Record extracts:
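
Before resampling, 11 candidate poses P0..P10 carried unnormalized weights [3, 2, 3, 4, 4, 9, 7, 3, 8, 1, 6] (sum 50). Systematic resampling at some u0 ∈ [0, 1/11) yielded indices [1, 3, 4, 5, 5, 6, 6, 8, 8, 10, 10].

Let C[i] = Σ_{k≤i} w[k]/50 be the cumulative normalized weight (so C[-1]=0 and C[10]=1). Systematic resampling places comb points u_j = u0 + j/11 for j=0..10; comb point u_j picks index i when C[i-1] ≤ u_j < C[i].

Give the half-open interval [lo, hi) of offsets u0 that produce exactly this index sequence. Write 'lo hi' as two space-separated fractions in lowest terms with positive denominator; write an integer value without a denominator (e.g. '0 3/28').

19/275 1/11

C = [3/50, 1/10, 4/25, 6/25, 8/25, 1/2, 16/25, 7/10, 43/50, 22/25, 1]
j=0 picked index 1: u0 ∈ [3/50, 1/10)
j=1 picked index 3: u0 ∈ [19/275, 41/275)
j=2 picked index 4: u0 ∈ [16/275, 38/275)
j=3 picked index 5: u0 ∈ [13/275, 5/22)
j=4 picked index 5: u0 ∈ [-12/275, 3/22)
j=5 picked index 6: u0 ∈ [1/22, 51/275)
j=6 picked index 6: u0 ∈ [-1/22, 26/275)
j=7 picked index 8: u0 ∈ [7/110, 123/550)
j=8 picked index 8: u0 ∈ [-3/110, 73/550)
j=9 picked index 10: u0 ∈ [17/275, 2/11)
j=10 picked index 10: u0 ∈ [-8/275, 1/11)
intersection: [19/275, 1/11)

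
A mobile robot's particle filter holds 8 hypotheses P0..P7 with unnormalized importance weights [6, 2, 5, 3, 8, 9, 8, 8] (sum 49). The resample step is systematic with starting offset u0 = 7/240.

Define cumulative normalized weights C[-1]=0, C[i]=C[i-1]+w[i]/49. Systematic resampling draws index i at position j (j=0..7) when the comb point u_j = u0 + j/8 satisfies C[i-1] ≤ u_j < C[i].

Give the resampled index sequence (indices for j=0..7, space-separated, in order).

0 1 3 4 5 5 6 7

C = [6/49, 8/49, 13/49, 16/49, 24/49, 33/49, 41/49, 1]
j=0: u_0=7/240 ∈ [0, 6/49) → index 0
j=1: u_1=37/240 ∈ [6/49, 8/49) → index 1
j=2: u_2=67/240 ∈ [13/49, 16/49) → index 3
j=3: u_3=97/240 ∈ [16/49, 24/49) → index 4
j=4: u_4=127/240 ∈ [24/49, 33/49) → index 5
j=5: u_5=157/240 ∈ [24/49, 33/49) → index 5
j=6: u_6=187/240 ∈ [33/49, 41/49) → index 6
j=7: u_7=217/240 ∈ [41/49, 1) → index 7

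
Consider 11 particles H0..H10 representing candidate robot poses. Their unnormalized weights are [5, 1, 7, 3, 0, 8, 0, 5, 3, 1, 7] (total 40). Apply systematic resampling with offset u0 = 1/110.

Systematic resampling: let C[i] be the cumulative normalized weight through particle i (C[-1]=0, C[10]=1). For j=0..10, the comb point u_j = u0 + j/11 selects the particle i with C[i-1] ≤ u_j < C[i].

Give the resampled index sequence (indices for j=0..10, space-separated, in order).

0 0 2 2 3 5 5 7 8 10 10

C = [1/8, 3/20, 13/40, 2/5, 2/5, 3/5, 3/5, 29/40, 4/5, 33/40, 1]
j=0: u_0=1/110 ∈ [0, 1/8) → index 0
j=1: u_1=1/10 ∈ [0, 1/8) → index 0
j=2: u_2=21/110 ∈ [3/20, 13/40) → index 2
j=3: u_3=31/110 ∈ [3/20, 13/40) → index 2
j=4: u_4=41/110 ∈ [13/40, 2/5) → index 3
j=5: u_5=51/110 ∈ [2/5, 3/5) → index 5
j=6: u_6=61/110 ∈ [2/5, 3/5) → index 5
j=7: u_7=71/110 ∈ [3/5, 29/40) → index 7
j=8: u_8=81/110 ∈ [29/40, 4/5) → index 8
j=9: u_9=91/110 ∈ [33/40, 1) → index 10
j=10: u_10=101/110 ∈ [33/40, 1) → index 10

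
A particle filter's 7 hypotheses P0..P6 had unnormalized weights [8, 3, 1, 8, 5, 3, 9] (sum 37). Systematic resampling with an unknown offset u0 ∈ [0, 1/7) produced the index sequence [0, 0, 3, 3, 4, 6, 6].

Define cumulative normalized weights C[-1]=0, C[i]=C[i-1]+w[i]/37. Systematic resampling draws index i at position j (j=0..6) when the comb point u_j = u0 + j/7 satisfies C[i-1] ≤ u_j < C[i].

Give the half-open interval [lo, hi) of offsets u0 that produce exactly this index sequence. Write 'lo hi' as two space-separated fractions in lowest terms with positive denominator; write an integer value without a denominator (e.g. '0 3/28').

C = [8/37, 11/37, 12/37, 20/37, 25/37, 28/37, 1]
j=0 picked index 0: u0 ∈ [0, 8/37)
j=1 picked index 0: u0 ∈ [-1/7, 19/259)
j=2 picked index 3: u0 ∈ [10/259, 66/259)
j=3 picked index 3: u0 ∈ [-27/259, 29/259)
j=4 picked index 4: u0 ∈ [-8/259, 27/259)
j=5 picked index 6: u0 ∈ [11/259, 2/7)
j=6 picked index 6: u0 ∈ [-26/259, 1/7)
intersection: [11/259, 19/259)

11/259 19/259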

What is expected:
Output each entry once again, exactly as shown above.

Expected answer:
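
Before resampling, 11 candidate poses P0..P10 carried unnormalized weights [3, 2, 3, 4, 4, 9, 7, 3, 8, 1, 6] (sum 50). Systematic resampling at some u0 ∈ [0, 1/11) yielded indices [1, 3, 4, 5, 5, 6, 6, 8, 8, 10, 10].

Let C[i] = Σ_{k≤i} w[k]/50 be the cumulative normalized weight (so C[-1]=0 and C[10]=1). Systematic resampling places comb points u_j = u0 + j/11 for j=0..10; comb point u_j picks index i when C[i-1] ≤ u_j < C[i].

Give the half-open interval [lo, hi) of offsets u0 that produce exactly this index sequence. Write 'lo hi' as two space-separated fractions in lowest terms with positive denominator; write an integer value without a denominator (e.g. '0 3/28').

19/275 1/11

C = [3/50, 1/10, 4/25, 6/25, 8/25, 1/2, 16/25, 7/10, 43/50, 22/25, 1]
j=0 picked index 1: u0 ∈ [3/50, 1/10)
j=1 picked index 3: u0 ∈ [19/275, 41/275)
j=2 picked index 4: u0 ∈ [16/275, 38/275)
j=3 picked index 5: u0 ∈ [13/275, 5/22)
j=4 picked index 5: u0 ∈ [-12/275, 3/22)
j=5 picked index 6: u0 ∈ [1/22, 51/275)
j=6 picked index 6: u0 ∈ [-1/22, 26/275)
j=7 picked index 8: u0 ∈ [7/110, 123/550)
j=8 picked index 8: u0 ∈ [-3/110, 73/550)
j=9 picked index 10: u0 ∈ [17/275, 2/11)
j=10 picked index 10: u0 ∈ [-8/275, 1/11)
intersection: [19/275, 1/11)

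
A mobile robot's particle filter holds 8 hypotheses P0..P7 with unnormalized importance weights [6, 2, 5, 3, 8, 9, 8, 8] (sum 49). The resample step is systematic with starting offset u0 = 7/240.

Define cumulative normalized weights C[-1]=0, C[i]=C[i-1]+w[i]/49. Systematic resampling draws index i at position j (j=0..7) when the comb point u_j = u0 + j/8 satisfies C[i-1] ≤ u_j < C[i].

Give the resampled index sequence (indices for j=0..7, space-separated, in order).

0 1 3 4 5 5 6 7

C = [6/49, 8/49, 13/49, 16/49, 24/49, 33/49, 41/49, 1]
j=0: u_0=7/240 ∈ [0, 6/49) → index 0
j=1: u_1=37/240 ∈ [6/49, 8/49) → index 1
j=2: u_2=67/240 ∈ [13/49, 16/49) → index 3
j=3: u_3=97/240 ∈ [16/49, 24/49) → index 4
j=4: u_4=127/240 ∈ [24/49, 33/49) → index 5
j=5: u_5=157/240 ∈ [24/49, 33/49) → index 5
j=6: u_6=187/240 ∈ [33/49, 41/49) → index 6
j=7: u_7=217/240 ∈ [41/49, 1) → index 7

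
Consider 11 particles H0..H10 representing candidate robot poses. Their unnormalized weights are [5, 1, 7, 3, 0, 8, 0, 5, 3, 1, 7] (total 40). Apply systematic resampling with offset u0 = 1/110.

Systematic resampling: let C[i] be the cumulative normalized weight through particle i (C[-1]=0, C[10]=1). For j=0..10, the comb point u_j = u0 + j/11 selects the particle i with C[i-1] ≤ u_j < C[i].

Give the resampled index sequence (indices for j=0..10, space-separated, in order).

0 0 2 2 3 5 5 7 8 10 10

C = [1/8, 3/20, 13/40, 2/5, 2/5, 3/5, 3/5, 29/40, 4/5, 33/40, 1]
j=0: u_0=1/110 ∈ [0, 1/8) → index 0
j=1: u_1=1/10 ∈ [0, 1/8) → index 0
j=2: u_2=21/110 ∈ [3/20, 13/40) → index 2
j=3: u_3=31/110 ∈ [3/20, 13/40) → index 2
j=4: u_4=41/110 ∈ [13/40, 2/5) → index 3
j=5: u_5=51/110 ∈ [2/5, 3/5) → index 5
j=6: u_6=61/110 ∈ [2/5, 3/5) → index 5
j=7: u_7=71/110 ∈ [3/5, 29/40) → index 7
j=8: u_8=81/110 ∈ [29/40, 4/5) → index 8
j=9: u_9=91/110 ∈ [33/40, 1) → index 10
j=10: u_10=101/110 ∈ [33/40, 1) → index 10

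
A particle filter's 7 hypotheses P0..P6 had unnormalized weights [8, 3, 1, 8, 5, 3, 9] (sum 37). Systematic resampling with an unknown offset u0 ∈ [0, 1/7) produced the index sequence [0, 0, 3, 3, 4, 6, 6].

Define cumulative normalized weights C[-1]=0, C[i]=C[i-1]+w[i]/37. Systematic resampling draws index i at position j (j=0..6) when the comb point u_j = u0 + j/7 satisfies C[i-1] ≤ u_j < C[i].

Give the half-open interval [lo, hi) of offsets u0 that produce exactly this index sequence. Write 'lo hi' as two space-separated fractions in lowest terms with positive denominator; write an integer value without a denominator (e.g. '0 3/28').

C = [8/37, 11/37, 12/37, 20/37, 25/37, 28/37, 1]
j=0 picked index 0: u0 ∈ [0, 8/37)
j=1 picked index 0: u0 ∈ [-1/7, 19/259)
j=2 picked index 3: u0 ∈ [10/259, 66/259)
j=3 picked index 3: u0 ∈ [-27/259, 29/259)
j=4 picked index 4: u0 ∈ [-8/259, 27/259)
j=5 picked index 6: u0 ∈ [11/259, 2/7)
j=6 picked index 6: u0 ∈ [-26/259, 1/7)
intersection: [11/259, 19/259)

11/259 19/259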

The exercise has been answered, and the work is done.